Start of Provided data

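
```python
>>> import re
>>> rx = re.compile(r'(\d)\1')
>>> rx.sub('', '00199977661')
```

`\1` has to match the exact text group 1 already captured.
`sub` substitutes '' at each match site.

'191'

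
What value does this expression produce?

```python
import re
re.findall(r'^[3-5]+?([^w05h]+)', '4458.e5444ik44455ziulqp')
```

The pattern matches anchored at the start of the string; then one or more of a character in [3-5] (lazy); then one or more of any character except [w05h] (captured).
Scanning left to right: at [0:2] match '44', group 1 = '4'.
`findall` collects group 1 from the one match (1 total).

['4']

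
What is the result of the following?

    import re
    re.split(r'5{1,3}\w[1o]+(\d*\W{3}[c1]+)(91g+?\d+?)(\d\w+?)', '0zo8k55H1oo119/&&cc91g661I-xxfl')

This matches 1 to 3 of a literal '5', then a word character; then one or more of one of [1o]; then zero or more of a digit, then exactly 3 of a non-word character, then one or more of one of [c1] (captured); then the literal '91', then one or more of a literal 'g' (lazy), then one or more of a digit (lazy) (captured); then a digit, then one or more of a word character (lazy) (captured).
A non-greedy quantifier consumes as few characters as it can — just enough that the remainder of the pattern still matches from where it stops; whatever follows it matches normally.
Matches to split on: at [5:25] → '55H1oo119/&&cc91g661'.
The group in the pattern means `split` returns the separators' captures alongside the pieces.

['0zo8k', '9/&&cc', '91g6', '61', 'I-xxfl']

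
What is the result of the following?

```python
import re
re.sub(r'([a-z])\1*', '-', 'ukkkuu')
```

'---'

The backreference `\1` re-matches whatever the first group consumed, character for character.
Matches: at [0:1] → 'u'; at [1:4] → 'kkk'; at [4:6] → 'uu'.
`sub` substitutes '-' at each match site.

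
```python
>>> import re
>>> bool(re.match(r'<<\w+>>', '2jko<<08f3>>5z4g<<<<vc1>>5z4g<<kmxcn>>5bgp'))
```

False

`re.match` won't scan ahead — the pattern has to work from the very first character.
Here the string doesn't start with a match, so the call returns None, and `bool(None)` is False.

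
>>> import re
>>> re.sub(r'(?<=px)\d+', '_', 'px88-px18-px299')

Because the assertion is zero-width, the text it checks is not consumed and won't appear in the result.
Each match is replaced by '_'.

'px_-px_-px_'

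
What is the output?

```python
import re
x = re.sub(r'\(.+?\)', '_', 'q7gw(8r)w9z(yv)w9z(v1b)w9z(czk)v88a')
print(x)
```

Lazy quantifiers expand one character at a time until the remainder of the pattern can match.
Every occurrence is swapped for '_'.

q7gw_w9z_w9z_w9z_v88a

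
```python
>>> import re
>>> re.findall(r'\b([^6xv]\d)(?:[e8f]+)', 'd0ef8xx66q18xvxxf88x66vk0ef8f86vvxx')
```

`findall` collects group 1 from the one match (1 total).

['d0']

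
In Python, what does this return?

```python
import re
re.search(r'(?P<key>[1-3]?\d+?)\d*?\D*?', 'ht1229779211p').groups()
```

('12',)

This matches optionally a character in [1-3], then one or more of a digit (lazy) (captured as 'key'); then zero or more of a digit (lazy), then zero or more of a non-digit (lazy).
A `+?`/`*?`/`{m,n}?` starts at its minimum and grows only as far as needed for what follows to match.
`re.search` tries every starting position until one works.
The match spans [2:4] → '12'.
Captured: group 1 = '12'.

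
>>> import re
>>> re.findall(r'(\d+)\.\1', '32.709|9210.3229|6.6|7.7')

['6', '7']

The backreference `\1` re-matches whatever the first group consumed, character for character.
Walking the string: at [17:20] match '6.6', group 1 = '6'; at [21:24] match '7.7', group 1 = '7'.
`findall` collects group 1 from each match (2 total).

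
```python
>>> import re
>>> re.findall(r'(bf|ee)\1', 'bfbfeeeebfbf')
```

['bf', 'ee', 'bf']

The backreference `\1` re-matches whatever the first group consumed, character for character.
Because there's exactly one group, `findall` drops the full match and keeps group 1 from each hit.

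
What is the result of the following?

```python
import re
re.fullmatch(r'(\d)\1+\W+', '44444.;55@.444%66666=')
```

A backreference is literal: `\1` must see the identical characters the first group matched.
`re.fullmatch` requires the pattern to consume the entire string.
Here there's no way to consume every character, so the call returns None.

None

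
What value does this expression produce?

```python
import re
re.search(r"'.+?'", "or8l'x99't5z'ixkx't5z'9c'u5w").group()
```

A `+?`/`*?`/`{m,n}?` starts at its minimum and grows only as far as needed for what follows to match.
The match spans [4:9] → "'x99'".

"'x99'"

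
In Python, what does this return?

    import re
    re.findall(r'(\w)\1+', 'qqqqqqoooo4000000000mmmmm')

A backreference is literal: `\1` must see the identical characters the first group matched.
Scanning left to right: at [0:6] match 'qqqqqq', group 1 = 'q'; at [6:10] match 'oooo', group 1 = 'o'; at [11:20] match '000000000', group 1 = '0'; at [20:25] match 'mmmmm', group 1 = 'm'.
With a single group, `findall` returns only what that group captured — 4 items.

['q', 'o', '0', 'm']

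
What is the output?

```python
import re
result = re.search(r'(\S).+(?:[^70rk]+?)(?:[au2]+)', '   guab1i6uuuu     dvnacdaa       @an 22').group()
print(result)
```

guab1i6uuuu     dvnacdaa       @an 22

The pattern matches a non-whitespace character (captured); then one or more of any character; then one or more of any character except [70rk] (lazy) (non-capturing group); then one or more of one of [au2] (non-capturing group).
Unlike `match`, `search` isn't anchored — it looks for the pattern anywhere in the string.
The match spans [3:40] → 'guab1i6uuuu     dvnacdaa       @an 22'.
Captured: group 1 = 'g'.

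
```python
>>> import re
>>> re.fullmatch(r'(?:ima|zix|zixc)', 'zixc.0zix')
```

`fullmatch` succeeds only if the pattern covers the string from start to end.
Here the string isn't matched end-to-end, so the call returns None.

None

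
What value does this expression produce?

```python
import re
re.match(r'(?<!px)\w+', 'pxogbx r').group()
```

`re.match` only tries the pattern at the start of the string.
The match spans [0:6] → 'pxogbx'.

'pxogbx'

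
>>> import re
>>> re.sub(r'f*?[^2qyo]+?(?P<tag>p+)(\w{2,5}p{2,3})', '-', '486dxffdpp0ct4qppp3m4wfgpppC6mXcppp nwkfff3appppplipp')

'---'

Pattern: zero or more of the literal 'f' (lazy), then one or more of any character except [2qyo] (lazy); then one or more of a literal 'p' (captured as 'tag'); then 2 to 5 of a word character, then 2 to 3 of a literal 'p' (captured).
Matches: at [0:18] → '486dxffdpp0ct4qppp'; at [18:35] → '3m4wfgpppC6mXcppp'; at [35:53] → ' nwkfff3appppplipp'.
Each match is replaced by '-'.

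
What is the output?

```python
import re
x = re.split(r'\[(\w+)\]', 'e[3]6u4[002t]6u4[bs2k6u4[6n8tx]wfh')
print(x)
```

['e', '3', '6u4', '002t', '6u4[bs2k6u4', '6n8tx', 'wfh']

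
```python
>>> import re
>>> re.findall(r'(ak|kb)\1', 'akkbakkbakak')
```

['ak']

The backreference `\1` re-matches whatever the first group consumed, character for character.
One capturing group, so `findall` returns just the captured substring from the one match — 1 in all.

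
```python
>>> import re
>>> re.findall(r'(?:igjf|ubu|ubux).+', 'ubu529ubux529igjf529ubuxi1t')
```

['ubu529ubux529igjf529ubuxi1t']

Since nothing is captured, `findall` lists the 1 matched substring directly.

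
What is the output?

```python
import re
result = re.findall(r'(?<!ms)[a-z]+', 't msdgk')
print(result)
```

A negative assertion filters positions out without eating any characters.
Walking the string: at [0:1] → 't'; at [2:7] → 'msdgk'.
No capturing groups, so `findall` returns the 2 full match strings.

['t', 'msdgk']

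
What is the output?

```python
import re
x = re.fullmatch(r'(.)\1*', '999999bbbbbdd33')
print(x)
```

The backreference `\1` re-matches whatever the first group consumed, character for character.
`re.fullmatch` requires the pattern to consume the entire string.
Here there's no way to consume every character, so the call returns None.

None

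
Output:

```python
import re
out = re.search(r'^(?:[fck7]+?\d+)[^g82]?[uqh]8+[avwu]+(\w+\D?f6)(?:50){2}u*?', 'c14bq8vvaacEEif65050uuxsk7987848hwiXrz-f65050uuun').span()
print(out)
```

This matches anchored at the start of the string; then one or more of one of [fck7] (lazy), then one or more of a digit (non-capturing group); then optionally any character except [g82], then one of [uqh], then one or more of a literal '8'; then one or more of one of [avwu]; then one or more of a word character, then optionally a non-digit, then the literal 'f6' (captured); then the literal '50' repeated 2 times, then zero or more of the literal 'u' (lazy).
`re.search` tries every starting position until one works.
The match spans [0:45] → 'c14bq8vvaacEEif65050uuxsk7987848hwiXrz-f65050'.
Captured: group 1 = 'cEEif65050uuxsk7987848hwiXrz-f6'.

(0, 45)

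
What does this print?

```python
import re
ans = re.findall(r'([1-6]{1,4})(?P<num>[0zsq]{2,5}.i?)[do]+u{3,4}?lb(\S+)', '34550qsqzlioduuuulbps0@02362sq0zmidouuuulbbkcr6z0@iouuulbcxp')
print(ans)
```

[('3455', '0qsqzli', 'ps0@02362sq0zmidouuuulbbkcr6z0@iouuulbcxp')]

Pattern: 1 to 4 of a character in [1-6] (captured); then 2 to 5 of one of [0zsq], then any character, then optionally a literal 'i' (captured as 'num'); then one or more of one of [do]; then 3 to 4 of the literal 'u' (lazy), then the literal 'lb'; then one or more of a non-whitespace character (captured).
Scanning left to right: at [0:60] match '34550qsqzlioduuuulbps0@02362sq0zmidouuuulbbkcr6z0@iouuulbcxp', groups = ('3455', '0qsqzli', 'ps0@02362sq0zmidouuuulbbkcr6z0@iouuulbcxp').
With 3 capturing groups, `findall` returns a 3-tuple per match.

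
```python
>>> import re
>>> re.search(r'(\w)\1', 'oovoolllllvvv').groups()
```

('o',)

`\1` is not a pattern — it's the concrete string captured by group 1, re-applied verbatim.
Unlike `match`, `search` isn't anchored — it looks for the pattern anywhere in the string.
The match spans [0:2] → 'oo'.
Captured: group 1 = 'o'.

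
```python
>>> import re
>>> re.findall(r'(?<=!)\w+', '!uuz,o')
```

The positive lookaround only admits positions where the adjacent text matches; those characters stay outside the span.
Scanning left to right: at [1:4] → 'uuz'.
Since nothing is captured, `findall` lists the 1 matched substring directly.

['uuz']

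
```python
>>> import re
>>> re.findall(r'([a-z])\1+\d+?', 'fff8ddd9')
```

`\1` is not a pattern — it's the concrete string captured by group 1, re-applied verbatim.
With a single group, `findall` returns only what that group captured — 2 items.

['f', 'd']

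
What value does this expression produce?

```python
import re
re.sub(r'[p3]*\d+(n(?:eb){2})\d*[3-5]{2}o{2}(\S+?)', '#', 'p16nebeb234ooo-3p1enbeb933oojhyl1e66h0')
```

Lazy quantifiers expand one character at a time until the remainder of the pattern can match.
Every occurrence is swapped for '#'.

'#-3p1enbeb933oojhyl1e66h0'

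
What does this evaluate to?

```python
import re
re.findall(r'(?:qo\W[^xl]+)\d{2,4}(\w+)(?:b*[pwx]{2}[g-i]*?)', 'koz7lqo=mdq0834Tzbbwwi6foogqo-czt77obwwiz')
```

The pattern matches the literal 'qo', then a non-word character, then one or more of any character except [xl] (non-capturing group); then 2 to 4 of a digit; then one or more of a word character (captured); then zero or more of a literal 'b', then exactly 2 of one of [pwx], then zero or more of a character in [g-i] (lazy) (non-capturing group).
Matches: at [5:39] match 'qo=mdq0834Tzbbwwi6foogqo-czt77obww', group 1 = 'ob'.
One capturing group, so `findall` returns just the captured substring from the one match — 1 in all.

['ob']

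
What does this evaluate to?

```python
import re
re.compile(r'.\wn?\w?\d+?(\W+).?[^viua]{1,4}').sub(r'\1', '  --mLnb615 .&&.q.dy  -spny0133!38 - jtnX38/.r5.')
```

'  -- .&&. -!/.'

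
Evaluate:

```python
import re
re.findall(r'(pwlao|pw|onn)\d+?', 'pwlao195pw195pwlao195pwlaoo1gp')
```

['pwlao', 'pw', 'pwlao']

One capturing group, so `findall` returns just the captured substring from each match — 3 in all.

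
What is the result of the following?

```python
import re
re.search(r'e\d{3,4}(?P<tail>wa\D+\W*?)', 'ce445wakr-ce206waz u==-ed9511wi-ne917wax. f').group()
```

'e445wakr-ce'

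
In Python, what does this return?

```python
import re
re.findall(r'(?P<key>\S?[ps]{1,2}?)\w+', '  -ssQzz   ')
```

The `?` after the quantifier makes it lazy — it takes as little as possible before letting the rest of the pattern try.
`findall` collects group 1 from the one match (1 total).

['-s']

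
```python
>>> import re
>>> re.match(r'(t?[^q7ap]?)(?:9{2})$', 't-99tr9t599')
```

`match` is anchored at position 0; if the pattern doesn't fit there, it returns None.
Here the pattern fails at index 0, so the call returns None.

None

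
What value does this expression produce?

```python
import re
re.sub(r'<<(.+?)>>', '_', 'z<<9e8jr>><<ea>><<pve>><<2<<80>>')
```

'z____'

A `+?`/`*?`/`{m,n}?` starts at its minimum and grows only as far as needed for what follows to match.
Every occurrence is swapped for '_'.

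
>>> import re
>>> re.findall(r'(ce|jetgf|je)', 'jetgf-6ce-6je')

['jetgf', 'ce', 'je']

Alternation tries branches left to right and keeps the first one that lets the overall match succeed at that position.
Matches: at [0:5] match 'jetgf', group 1 = 'jetgf'; at [7:9] match 'ce', group 1 = 'ce'; at [11:13] match 'je', group 1 = 'je'.
`findall` collects group 1 from each match (3 total).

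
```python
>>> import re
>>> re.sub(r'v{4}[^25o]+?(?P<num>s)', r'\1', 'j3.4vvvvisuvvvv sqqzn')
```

A `+?`/`*?`/`{m,n}?` starts at its minimum and grows only as far as needed for what follows to match.
The replacement refers to a captured group, so each match is rewritten using its own captured text.

'j3.4susqqzn'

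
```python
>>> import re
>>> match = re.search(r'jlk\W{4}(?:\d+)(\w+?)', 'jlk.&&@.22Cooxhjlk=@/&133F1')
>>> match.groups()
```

('F',)

Pattern: the literal 'jlk', then exactly 4 of a non-word character; then one or more of a digit (non-capturing group); then one or more of a word character (lazy) (captured).
A non-greedy quantifier consumes as few characters as it can — just enough that the remainder of the pattern still matches from where it stops; whatever follows it matches normally.
`search` walks the string left to right and returns the first match it finds.
The match spans [15:26] → 'jlk=@/&133F'.
Captured: group 1 = 'F'.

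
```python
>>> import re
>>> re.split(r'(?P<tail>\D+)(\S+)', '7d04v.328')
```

['7', 'd', '04v.328', '']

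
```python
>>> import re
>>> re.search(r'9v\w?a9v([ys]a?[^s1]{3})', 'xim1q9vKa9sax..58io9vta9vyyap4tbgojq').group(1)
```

This matches the literal '9v', then optionally a word character, then the literal 'a9v'; then one of [ys], then optionally a literal 'a', then exactly 3 of any character except [s1] (captured).
Unlike `match`, `search` isn't anchored — it looks for the pattern anywhere in the string.
The match spans [19:29] → '9vta9vyyap'.
Captured: group 1 = 'yyap'.

'yyap'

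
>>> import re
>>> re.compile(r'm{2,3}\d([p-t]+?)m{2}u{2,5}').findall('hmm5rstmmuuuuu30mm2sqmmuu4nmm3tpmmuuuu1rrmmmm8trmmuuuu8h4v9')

The pattern matches 2 to 3 of the literal 'm', then a digit; then one or more of a character in [p-t] (lazy) (captured); then exactly 2 of a literal 'm', then 2 to 5 of a literal 'u'.
One capturing group, so `findall` returns just the captured substring from each match — 4 in all.

['rst', 'sq', 'tp', 'tr']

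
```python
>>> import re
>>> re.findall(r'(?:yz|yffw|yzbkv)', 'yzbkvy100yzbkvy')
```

['yz', 'yz']

The regex engine tests alternatives in the order written; an earlier branch that matches wins even if a later one would match more.
Since nothing is captured, `findall` lists the 2 matched substrings directly.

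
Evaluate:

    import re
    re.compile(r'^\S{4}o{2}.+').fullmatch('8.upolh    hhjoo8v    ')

This matches anchored at the start of the string; then exactly 4 of a non-whitespace character, then exactly 2 of the literal 'o'; then one or more of any character.
For `fullmatch`, every character of the input must be accounted for by the pattern.
Here the pattern can't cover the whole string, so the call returns None.

None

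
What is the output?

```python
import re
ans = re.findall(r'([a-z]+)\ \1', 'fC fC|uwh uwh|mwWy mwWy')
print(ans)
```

`\1` has to match the exact text group 1 already captured.
Walking the string: at [6:13] match 'uwh uwh', group 1 = 'uwh'.
One capturing group, so `findall` returns just the captured substring from the one match — 1 in all.

['uwh']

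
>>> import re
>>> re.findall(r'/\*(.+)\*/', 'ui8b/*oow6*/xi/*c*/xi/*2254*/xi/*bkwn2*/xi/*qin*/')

Scanning left to right: at [4:49] match '/*oow6*/xi/*c*/xi/*2254*/xi/*bkwn2*/xi/*qin*/', group 1 = 'oow6*/xi/*c*/xi/*2254*/xi/*bkwn2*/xi/*qin'.
One capturing group, so `findall` returns just the captured substring from the one match — 1 in all.

['oow6*/xi/*c*/xi/*2254*/xi/*bkwn2*/xi/*qin']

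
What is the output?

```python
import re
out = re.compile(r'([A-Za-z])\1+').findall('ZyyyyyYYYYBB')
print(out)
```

`\1` is not a pattern — it's the concrete string captured by group 1, re-applied verbatim.
With a single group, `findall` returns only what that group captured — 3 items.

['y', 'Y', 'B']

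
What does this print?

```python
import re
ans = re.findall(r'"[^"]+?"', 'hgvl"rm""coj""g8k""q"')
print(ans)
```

['"rm"', '"coj"', '"g8k"', '"q"']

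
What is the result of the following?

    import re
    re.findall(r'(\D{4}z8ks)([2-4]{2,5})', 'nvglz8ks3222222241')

[('nvglz8ks', '32222')]

Pattern: exactly 4 of a non-digit, then the literal 'z8', then the literal 'ks' (captured); then 2 to 5 of a character in [2-4] (captured).
Scanning left to right: at [0:13] match 'nvglz8ks32222', groups = ('nvglz8ks', '32222').
With 2 capturing groups, `findall` returns a 2-tuple per match.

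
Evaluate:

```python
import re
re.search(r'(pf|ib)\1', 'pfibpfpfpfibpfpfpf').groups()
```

The match spans [4:8] → 'pfpf'.
Captured: group 1 = 'pf'.

('pf',)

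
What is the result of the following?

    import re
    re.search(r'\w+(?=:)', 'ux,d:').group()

The lookaround is zero-width — it requires the adjacent text to match without consuming it, so the asserted text isn't part of the match.
`search` walks the string left to right and returns the first match it finds.
The match spans [3:4] → 'd'.

'd'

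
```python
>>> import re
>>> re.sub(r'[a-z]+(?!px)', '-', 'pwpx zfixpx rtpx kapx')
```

'- - - -'

A negative assertion filters positions out without eating any characters.
Each match is replaced by '-'.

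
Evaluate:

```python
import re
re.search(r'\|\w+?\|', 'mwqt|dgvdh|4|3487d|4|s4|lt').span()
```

The match spans [4:11] → '|dgvdh|'.

(4, 11)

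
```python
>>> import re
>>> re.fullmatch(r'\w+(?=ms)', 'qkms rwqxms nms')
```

None

Because the assertion is zero-width, the text it checks is not consumed and won't appear in the result.
For `fullmatch`, every character of the input must be accounted for by the pattern.
Here the string isn't matched end-to-end, so the call returns None.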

End of Provided data

*What to work on*
Copy exactly. Start at the line containing "re.search(r'\w+(?=:)', 'ux,d:').group()" and continue through the last line of the records.

*Result of the exercise*
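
    re.search(r'\w+(?=:)', 'ux,d:').group()

The lookaround is zero-width — it requires the adjacent text to match without consuming it, so the asserted text isn't part of the match.
`search` walks the string left to right and returns the first match it finds.
The match spans [3:4] → 'd'.

'd'

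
```python
>>> import re
>>> re.sub(r'[a-z]+(?!px)', '-', 'pwpx zfixpx rtpx kapx')
```

'- - - -'

A negative assertion filters positions out without eating any characters.
Each match is replaced by '-'.

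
Evaluate:

```python
import re
re.search(r'\|\w+?\|', 'mwqt|dgvdh|4|3487d|4|s4|lt').span()
```

The match spans [4:11] → '|dgvdh|'.

(4, 11)

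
```python
>>> import re
>>> re.fullmatch(r'\w+(?=ms)', 'qkms rwqxms nms')
```

None

Because the assertion is zero-width, the text it checks is not consumed and won't appear in the result.
For `fullmatch`, every character of the input must be accounted for by the pattern.
Here the string isn't matched end-to-end, so the call returns None.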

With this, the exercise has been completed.